Stored data
════
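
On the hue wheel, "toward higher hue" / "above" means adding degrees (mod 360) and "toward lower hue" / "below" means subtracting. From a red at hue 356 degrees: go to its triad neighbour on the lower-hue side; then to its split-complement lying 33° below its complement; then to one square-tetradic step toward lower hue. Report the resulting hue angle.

−120° (triadic ↓): 356 − 120 = 236°
+147° (split-comp 33° ↓): 236 + 147 = 383 → 383 − 360 = 23°
−90° (square ↓): 23 − 90 = -67 → -67 + 360 = 293°

293°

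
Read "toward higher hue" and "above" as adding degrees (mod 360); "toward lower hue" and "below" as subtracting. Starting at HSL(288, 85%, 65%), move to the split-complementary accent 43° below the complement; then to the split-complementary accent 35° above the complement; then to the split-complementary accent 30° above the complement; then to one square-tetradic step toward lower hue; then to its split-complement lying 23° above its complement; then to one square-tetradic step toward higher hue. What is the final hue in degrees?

split-comp 43° ↓ +137°: 288 + 137 = 425 → 425 − 360 = 65°
split-comp 35° ↑ +215°: 65 + 215 = 280°
split-comp 30° ↑ +210°: 280 + 210 = 490 → 490 − 360 = 130°
square ↓ −90°: 130 − 90 = 40°
split-comp 23° ↑ +203°: 40 + 203 = 243°
square ↑ +90°: 243 + 90 = 333°

333°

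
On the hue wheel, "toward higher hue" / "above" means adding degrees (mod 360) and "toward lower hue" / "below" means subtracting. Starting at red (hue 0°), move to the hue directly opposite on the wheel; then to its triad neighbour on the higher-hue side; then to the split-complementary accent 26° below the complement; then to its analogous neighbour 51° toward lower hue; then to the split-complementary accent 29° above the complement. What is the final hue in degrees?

0 + 180 = 180°   (complement)
180 + 120 = 300°   (triadic ↑)
300 + 154 = 454 → 454 − 360 = 94°   (split-comp 26° ↓)
94 − 51 = 43°   (analog 51° ↓)
43 + 209 = 252°   (split-comp 29° ↑)

252°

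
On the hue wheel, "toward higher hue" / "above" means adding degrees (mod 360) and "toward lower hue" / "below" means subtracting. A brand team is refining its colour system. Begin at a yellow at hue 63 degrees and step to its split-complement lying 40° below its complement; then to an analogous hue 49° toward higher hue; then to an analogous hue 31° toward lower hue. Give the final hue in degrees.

+140° (split-comp 40° ↓): 63 + 140 = 203°
+49° (analog 49° ↑): 203 + 49 = 252°
−31° (analog 31° ↓): 252 − 31 = 221°

221°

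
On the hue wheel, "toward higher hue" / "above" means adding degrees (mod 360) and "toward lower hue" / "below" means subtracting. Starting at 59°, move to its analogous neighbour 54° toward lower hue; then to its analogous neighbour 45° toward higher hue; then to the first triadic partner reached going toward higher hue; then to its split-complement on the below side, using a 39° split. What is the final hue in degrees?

59 − 54 = 5°   (analog 54° ↓)
5 + 45 = 50°   (analog 45° ↑)
50 + 120 = 170°   (triadic ↑)
170 + 141 = 311°   (split-comp 39° ↓)

311°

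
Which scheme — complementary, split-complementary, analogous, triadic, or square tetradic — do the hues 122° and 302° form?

complementary

Sort the hues: 122°, 302°.
Successive gaps around the wheel: 180°, 180°.
Two hues 180° apart are complementary.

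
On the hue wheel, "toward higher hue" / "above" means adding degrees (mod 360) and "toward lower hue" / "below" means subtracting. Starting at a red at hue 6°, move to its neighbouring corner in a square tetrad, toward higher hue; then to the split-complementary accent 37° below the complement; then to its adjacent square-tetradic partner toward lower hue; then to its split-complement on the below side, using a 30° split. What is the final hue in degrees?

299°

+90° (square ↑): 6 + 90 = 96°
+143° (split-comp 37° ↓): 96 + 143 = 239°
−90° (square ↓): 239 − 90 = 149°
+150° (split-comp 30° ↓): 149 + 150 = 299°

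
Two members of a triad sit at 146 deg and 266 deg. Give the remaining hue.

A triad spaces three hues 120° apart.
The full set is {26°, 146°, 266°}.

26°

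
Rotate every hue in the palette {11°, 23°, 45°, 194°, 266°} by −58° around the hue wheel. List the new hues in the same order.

11 − 58 = -47 → -47 + 360 = 313°
23 − 58 = -35 → -35 + 360 = 325°
45 − 58 = -13 → -13 + 360 = 347°
194 − 58 = 136°
266 − 58 = 208°

313°, 325°, 347°, 136°, 208°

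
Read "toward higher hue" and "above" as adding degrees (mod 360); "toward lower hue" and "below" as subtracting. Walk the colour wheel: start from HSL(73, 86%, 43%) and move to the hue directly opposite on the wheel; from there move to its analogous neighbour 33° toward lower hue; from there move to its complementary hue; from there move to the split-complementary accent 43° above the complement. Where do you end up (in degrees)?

263°

+180° (complement): 73 + 180 = 253°
−33° (analog 33° ↓): 253 − 33 = 220°
+180° (complement): 220 + 180 = 400 → 400 − 360 = 40°
+223° (split-comp 43° ↑): 40 + 223 = 263°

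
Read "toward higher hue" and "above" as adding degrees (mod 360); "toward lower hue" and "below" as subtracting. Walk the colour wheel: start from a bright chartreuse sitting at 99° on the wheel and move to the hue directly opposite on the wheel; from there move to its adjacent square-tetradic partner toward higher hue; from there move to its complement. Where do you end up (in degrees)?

complement +180°: 99 + 180 = 279°
square ↑ +90°: 279 + 90 = 369 → 369 − 360 = 9°
complement +180°: 9 + 180 = 189°

189°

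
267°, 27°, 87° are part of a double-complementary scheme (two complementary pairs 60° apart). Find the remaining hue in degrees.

A rectangular tetradic uses two complementary pairs 60° apart: offsets 0°, 60°, 180°, 240°.
Among {27°, 87°, 267°}, 267° and 87° are a 180° pair.
The remaining hue 27° needs its own complement: 27 + 180 = 207°

207°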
════
Write the records out again. Keep every line exactly as it is.

▸ TASK SOLUTION
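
On the hue wheel, "toward higher hue" / "above" means adding degrees (mod 360) and "toward lower hue" / "below" means subtracting. From a red at hue 356 degrees: go to its triad neighbour on the lower-hue side; then to its split-complement lying 33° below its complement; then to one square-tetradic step toward lower hue. Report the resulting hue angle.

−120° (triadic ↓): 356 − 120 = 236°
+147° (split-comp 33° ↓): 236 + 147 = 383 → 383 − 360 = 23°
−90° (square ↓): 23 − 90 = -67 → -67 + 360 = 293°

293°

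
Read "toward higher hue" and "above" as adding degrees (mod 360); "toward lower hue" and "below" as subtracting. Starting at HSL(288, 85%, 65%), move to the split-complementary accent 43° below the complement; then to the split-complementary accent 35° above the complement; then to the split-complementary accent 30° above the complement; then to one square-tetradic step toward lower hue; then to its split-complement lying 23° above its complement; then to one square-tetradic step toward higher hue. What is the final hue in degrees?

split-comp 43° ↓ +137°: 288 + 137 = 425 → 425 − 360 = 65°
split-comp 35° ↑ +215°: 65 + 215 = 280°
split-comp 30° ↑ +210°: 280 + 210 = 490 → 490 − 360 = 130°
square ↓ −90°: 130 − 90 = 40°
split-comp 23° ↑ +203°: 40 + 203 = 243°
square ↑ +90°: 243 + 90 = 333°

333°

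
On the hue wheel, "toward higher hue" / "above" means adding degrees (mod 360) and "toward lower hue" / "below" means subtracting. Starting at red (hue 0°), move to the hue directly opposite on the wheel; then to its triad neighbour on the higher-hue side; then to the split-complementary accent 26° below the complement; then to its analogous neighbour 51° toward lower hue; then to the split-complementary accent 29° above the complement. What is the final hue in degrees?

0 + 180 = 180°   (complement)
180 + 120 = 300°   (triadic ↑)
300 + 154 = 454 → 454 − 360 = 94°   (split-comp 26° ↓)
94 − 51 = 43°   (analog 51° ↓)
43 + 209 = 252°   (split-comp 29° ↑)

252°

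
On the hue wheel, "toward higher hue" / "above" means adding degrees (mod 360) and "toward lower hue" / "below" means subtracting. A brand team is refining its colour system. Begin at a yellow at hue 63 degrees and step to its split-complement lying 40° below its complement; then to an analogous hue 49° toward higher hue; then to an analogous hue 31° toward lower hue. Give the final hue in degrees.

+140° (split-comp 40° ↓): 63 + 140 = 203°
+49° (analog 49° ↑): 203 + 49 = 252°
−31° (analog 31° ↓): 252 − 31 = 221°

221°

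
On the hue wheel, "toward higher hue" / "above" means adding degrees (mod 360) and "toward lower hue" / "below" means subtracting. Starting at 59°, move to its analogous neighbour 54° toward lower hue; then to its analogous neighbour 45° toward higher hue; then to the first triadic partner reached going toward higher hue; then to its split-complement on the below side, using a 39° split. What is the final hue in degrees?

59 − 54 = 5°   (analog 54° ↓)
5 + 45 = 50°   (analog 45° ↑)
50 + 120 = 170°   (triadic ↑)
170 + 141 = 311°   (split-comp 39° ↓)

311°

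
Which scheme — complementary, split-complementary, analogous, triadic, or square tetradic — do the hues 122° and 302° form?

complementary

Sort the hues: 122°, 302°.
Successive gaps around the wheel: 180°, 180°.
Two hues 180° apart are complementary.

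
On the hue wheel, "toward higher hue" / "above" means adding degrees (mod 360) and "toward lower hue" / "below" means subtracting. Starting at a red at hue 6°, move to its neighbouring corner in a square tetrad, toward higher hue; then to the split-complementary accent 37° below the complement; then to its adjacent square-tetradic partner toward lower hue; then to its split-complement on the below side, using a 30° split. What is the final hue in degrees?

299°

+90° (square ↑): 6 + 90 = 96°
+143° (split-comp 37° ↓): 96 + 143 = 239°
−90° (square ↓): 239 − 90 = 149°
+150° (split-comp 30° ↓): 149 + 150 = 299°

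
Two members of a triad sit at 146 deg and 266 deg. Give the remaining hue.

A triad spaces three hues 120° apart.
The full set is {26°, 146°, 266°}.

26°

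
Rotate every hue in the palette {11°, 23°, 45°, 194°, 266°} by −58° around the hue wheel. List the new hues in the same order.

11 − 58 = -47 → -47 + 360 = 313°
23 − 58 = -35 → -35 + 360 = 325°
45 − 58 = -13 → -13 + 360 = 347°
194 − 58 = 136°
266 − 58 = 208°

313°, 325°, 347°, 136°, 208°

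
Read "toward higher hue" and "above" as adding degrees (mod 360); "toward lower hue" and "below" as subtracting. Walk the colour wheel: start from HSL(73, 86%, 43%) and move to the hue directly opposite on the wheel; from there move to its analogous neighbour 33° toward lower hue; from there move to its complementary hue; from there move to the split-complementary accent 43° above the complement. Where do you end up (in degrees)?

263°

+180° (complement): 73 + 180 = 253°
−33° (analog 33° ↓): 253 − 33 = 220°
+180° (complement): 220 + 180 = 400 → 400 − 360 = 40°
+223° (split-comp 43° ↑): 40 + 223 = 263°

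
Read "toward higher hue" and "above" as adding degrees (mod 360); "toward lower hue" and "below" as subtracting. Walk the colour wheel: start from a bright chartreuse sitting at 99° on the wheel and move to the hue directly opposite on the wheel; from there move to its adjacent square-tetradic partner toward higher hue; from there move to its complement. Where do you end up (in degrees)?

complement +180°: 99 + 180 = 279°
square ↑ +90°: 279 + 90 = 369 → 369 − 360 = 9°
complement +180°: 9 + 180 = 189°

189°

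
267°, 27°, 87° are part of a double-complementary scheme (two complementary pairs 60° apart). Find the remaining hue in degrees.

A rectangular tetradic uses two complementary pairs 60° apart: offsets 0°, 60°, 180°, 240°.
Among {27°, 87°, 267°}, 267° and 87° are a 180° pair.
The remaining hue 27° needs its own complement: 27 + 180 = 207°

207°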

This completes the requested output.